Assignment
Every entry below needs to be copied exactly.

Supplied information
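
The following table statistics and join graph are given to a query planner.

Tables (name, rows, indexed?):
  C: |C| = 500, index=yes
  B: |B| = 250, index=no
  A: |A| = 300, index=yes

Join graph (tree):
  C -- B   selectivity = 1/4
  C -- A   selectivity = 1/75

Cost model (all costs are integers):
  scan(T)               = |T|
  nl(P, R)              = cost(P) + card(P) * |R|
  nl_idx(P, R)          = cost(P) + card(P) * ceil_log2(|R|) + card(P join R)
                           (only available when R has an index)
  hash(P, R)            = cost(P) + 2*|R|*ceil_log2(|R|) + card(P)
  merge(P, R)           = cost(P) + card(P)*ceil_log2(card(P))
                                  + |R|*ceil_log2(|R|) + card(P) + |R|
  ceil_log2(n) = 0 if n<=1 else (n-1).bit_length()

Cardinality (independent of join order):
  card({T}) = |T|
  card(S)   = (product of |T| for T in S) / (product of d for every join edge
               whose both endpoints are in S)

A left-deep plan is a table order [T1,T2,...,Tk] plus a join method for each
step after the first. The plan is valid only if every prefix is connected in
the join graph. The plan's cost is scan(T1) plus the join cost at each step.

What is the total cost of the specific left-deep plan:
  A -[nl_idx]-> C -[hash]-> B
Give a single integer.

step 1: scan A: cost=300, card=300
step 2: join C via nl_idx
    card(P join C) = 300*500/(75) = 2000
    cost = 300 + 300*9 + 2000 = 5000
step 3: join B via hash
    card(P join B) = 2000*250/(4) = 125000
    cost = 5000 + 2*250*8 + 2000 = 11000

11000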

Response to this exercise
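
The following table statistics and join graph are given to a query planner.

Tables (name, rows, indexed?):
  C: |C| = 500, index=yes
  B: |B| = 250, index=no
  A: |A| = 300, index=yes

Join graph (tree):
  C -- B   selectivity = 1/4
  C -- A   selectivity = 1/75

Cost model (all costs are integers):
  scan(T)               = |T|
  nl(P, R)              = cost(P) + card(P) * |R|
  nl_idx(P, R)          = cost(P) + card(P) * ceil_log2(|R|) + card(P join R)
                           (only available when R has an index)
  hash(P, R)            = cost(P) + 2*|R|*ceil_log2(|R|) + card(P)
  merge(P, R)           = cost(P) + card(P)*ceil_log2(card(P))
                                  + |R|*ceil_log2(|R|) + card(P) + |R|
  ceil_log2(n) = 0 if n<=1 else (n-1).bit_length()

Cardinality (independent of join order):
  card({T}) = |T|
  card(S)   = (product of |T| for T in S) / (product of d for every join edge
               whose both endpoints are in S)

A left-deep plan is a table order [T1,T2,...,Tk] plus a join method for each
step after the first. The plan is valid only if every prefix is connected in
the join graph. The plan's cost is scan(T1) plus the join cost at each step.

What is the total cost of the specific left-deep plan:
  A -[nl_idx]-> C -[hash]-> B
Give a single integer.

step 1: scan A: cost=300, card=300
step 2: join C via nl_idx
    card(P join C) = 300*500/(75) = 2000
    cost = 300 + 300*9 + 2000 = 5000
step 3: join B via hash
    card(P join B) = 2000*250/(4) = 125000
    cost = 5000 + 2*250*8 + 2000 = 11000

11000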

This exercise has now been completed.